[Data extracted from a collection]
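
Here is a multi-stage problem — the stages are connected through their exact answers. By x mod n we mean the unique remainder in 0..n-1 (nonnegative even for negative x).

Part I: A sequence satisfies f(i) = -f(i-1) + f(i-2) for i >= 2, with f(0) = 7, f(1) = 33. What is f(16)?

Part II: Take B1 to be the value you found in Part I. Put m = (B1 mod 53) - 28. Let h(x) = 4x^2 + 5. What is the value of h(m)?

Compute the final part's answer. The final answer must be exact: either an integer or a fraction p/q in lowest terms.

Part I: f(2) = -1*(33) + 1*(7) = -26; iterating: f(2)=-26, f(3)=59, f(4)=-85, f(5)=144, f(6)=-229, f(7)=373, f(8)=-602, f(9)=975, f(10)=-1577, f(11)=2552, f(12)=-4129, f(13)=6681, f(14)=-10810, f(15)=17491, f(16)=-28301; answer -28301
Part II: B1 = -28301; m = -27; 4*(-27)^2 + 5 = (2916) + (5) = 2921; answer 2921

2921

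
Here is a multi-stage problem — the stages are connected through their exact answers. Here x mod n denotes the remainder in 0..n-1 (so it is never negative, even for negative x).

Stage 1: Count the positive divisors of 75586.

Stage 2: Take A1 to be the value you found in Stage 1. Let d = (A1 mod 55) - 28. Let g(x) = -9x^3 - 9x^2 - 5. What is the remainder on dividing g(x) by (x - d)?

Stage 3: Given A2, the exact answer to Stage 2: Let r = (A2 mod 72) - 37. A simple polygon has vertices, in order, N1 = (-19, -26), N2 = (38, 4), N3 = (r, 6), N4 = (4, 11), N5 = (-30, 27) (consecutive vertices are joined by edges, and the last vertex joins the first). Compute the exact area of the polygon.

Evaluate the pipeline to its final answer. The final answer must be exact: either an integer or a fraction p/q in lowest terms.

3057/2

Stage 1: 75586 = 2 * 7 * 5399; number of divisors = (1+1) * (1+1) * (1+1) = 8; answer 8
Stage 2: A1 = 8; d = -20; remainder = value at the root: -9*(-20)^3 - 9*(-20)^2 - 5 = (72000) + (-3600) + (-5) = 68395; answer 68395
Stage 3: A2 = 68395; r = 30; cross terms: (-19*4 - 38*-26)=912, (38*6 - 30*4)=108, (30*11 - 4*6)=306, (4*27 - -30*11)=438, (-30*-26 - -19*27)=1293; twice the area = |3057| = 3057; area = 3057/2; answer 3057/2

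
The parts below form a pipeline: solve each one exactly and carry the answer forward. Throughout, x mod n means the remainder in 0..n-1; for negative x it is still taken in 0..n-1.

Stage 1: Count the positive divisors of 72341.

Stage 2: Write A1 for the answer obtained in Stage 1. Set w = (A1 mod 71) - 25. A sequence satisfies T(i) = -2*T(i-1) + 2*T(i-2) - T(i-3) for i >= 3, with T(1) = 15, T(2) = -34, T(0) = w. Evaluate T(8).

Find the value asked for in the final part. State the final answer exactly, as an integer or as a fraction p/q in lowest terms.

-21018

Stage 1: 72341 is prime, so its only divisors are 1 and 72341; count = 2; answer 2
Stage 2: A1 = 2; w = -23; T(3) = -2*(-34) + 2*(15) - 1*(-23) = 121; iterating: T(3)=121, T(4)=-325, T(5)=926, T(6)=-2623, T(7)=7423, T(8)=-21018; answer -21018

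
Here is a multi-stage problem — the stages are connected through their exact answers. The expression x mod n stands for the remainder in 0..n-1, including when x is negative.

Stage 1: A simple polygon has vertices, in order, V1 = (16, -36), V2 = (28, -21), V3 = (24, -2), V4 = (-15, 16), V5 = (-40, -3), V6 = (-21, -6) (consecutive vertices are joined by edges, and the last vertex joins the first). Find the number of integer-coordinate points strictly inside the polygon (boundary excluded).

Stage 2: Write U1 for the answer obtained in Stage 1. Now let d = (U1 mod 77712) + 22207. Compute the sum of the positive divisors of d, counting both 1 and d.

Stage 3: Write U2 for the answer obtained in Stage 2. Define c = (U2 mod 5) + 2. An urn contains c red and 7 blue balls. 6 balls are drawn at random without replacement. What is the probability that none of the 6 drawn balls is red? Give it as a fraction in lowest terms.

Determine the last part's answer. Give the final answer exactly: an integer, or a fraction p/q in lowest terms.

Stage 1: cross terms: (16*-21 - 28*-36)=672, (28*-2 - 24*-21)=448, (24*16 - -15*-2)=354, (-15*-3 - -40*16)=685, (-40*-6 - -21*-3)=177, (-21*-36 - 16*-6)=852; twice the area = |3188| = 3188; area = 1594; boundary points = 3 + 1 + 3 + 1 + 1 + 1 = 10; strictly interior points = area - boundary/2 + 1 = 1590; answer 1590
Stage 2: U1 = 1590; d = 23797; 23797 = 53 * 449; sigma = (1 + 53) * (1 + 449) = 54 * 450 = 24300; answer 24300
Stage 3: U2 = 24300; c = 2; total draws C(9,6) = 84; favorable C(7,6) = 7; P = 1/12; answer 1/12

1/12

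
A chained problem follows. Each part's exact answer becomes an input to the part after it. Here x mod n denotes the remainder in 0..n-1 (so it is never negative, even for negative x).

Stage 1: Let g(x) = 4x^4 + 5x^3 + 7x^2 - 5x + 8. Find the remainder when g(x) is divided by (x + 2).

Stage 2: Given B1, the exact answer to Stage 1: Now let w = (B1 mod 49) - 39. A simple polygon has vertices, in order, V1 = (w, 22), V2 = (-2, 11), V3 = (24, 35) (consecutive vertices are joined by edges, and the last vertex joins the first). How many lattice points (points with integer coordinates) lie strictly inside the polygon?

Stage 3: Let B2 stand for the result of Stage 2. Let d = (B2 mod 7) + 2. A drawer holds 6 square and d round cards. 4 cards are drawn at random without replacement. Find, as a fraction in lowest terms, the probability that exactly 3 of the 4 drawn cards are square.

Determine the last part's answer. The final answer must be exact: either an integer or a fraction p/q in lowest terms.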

__Assigned task__
What do the lines above say from the one containing "Stage 1: Count the positive divisors of 72341." down to the one containing "Stage 3: Write"? Return them exactly, both end lines included, and only them.

__Answer to the exercise__
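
Stage 1: Count the positive divisors of 72341.

Stage 2: Write A1 for the answer obtained in Stage 1. Set w = (A1 mod 71) - 25. A sequence satisfies T(i) = -2*T(i-1) + 2*T(i-2) - T(i-3) for i >= 3, with T(1) = 15, T(2) = -34, T(0) = w. Evaluate T(8).

Find the value asked for in the final part. State the final answer exactly, as an integer or as a fraction p/q in lowest terms.

-21018

Stage 1: 72341 is prime, so its only divisors are 1 and 72341; count = 2; answer 2
Stage 2: A1 = 2; w = -23; T(3) = -2*(-34) + 2*(15) - 1*(-23) = 121; iterating: T(3)=121, T(4)=-325, T(5)=926, T(6)=-2623, T(7)=7423, T(8)=-21018; answer -21018

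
Here is a multi-stage problem — the stages are connected through their exact answers. The expression x mod n stands for the remainder in 0..n-1, including when x is negative.

Stage 1: A simple polygon has vertices, in order, V1 = (16, -36), V2 = (28, -21), V3 = (24, -2), V4 = (-15, 16), V5 = (-40, -3), V6 = (-21, -6) (consecutive vertices are joined by edges, and the last vertex joins the first). Find the number of integer-coordinate points strictly inside the polygon (boundary excluded).

Stage 2: Write U1 for the answer obtained in Stage 1. Now let d = (U1 mod 77712) + 22207. Compute the sum of the positive divisors of d, counting both 1 and d.

Stage 3: Write U2 for the answer obtained in Stage 2. Define c = (U2 mod 5) + 2. An urn contains c red and 7 blue balls. 6 balls are drawn at random without replacement. What is the probability that none of the 6 drawn balls is red? Give it as a fraction in lowest terms.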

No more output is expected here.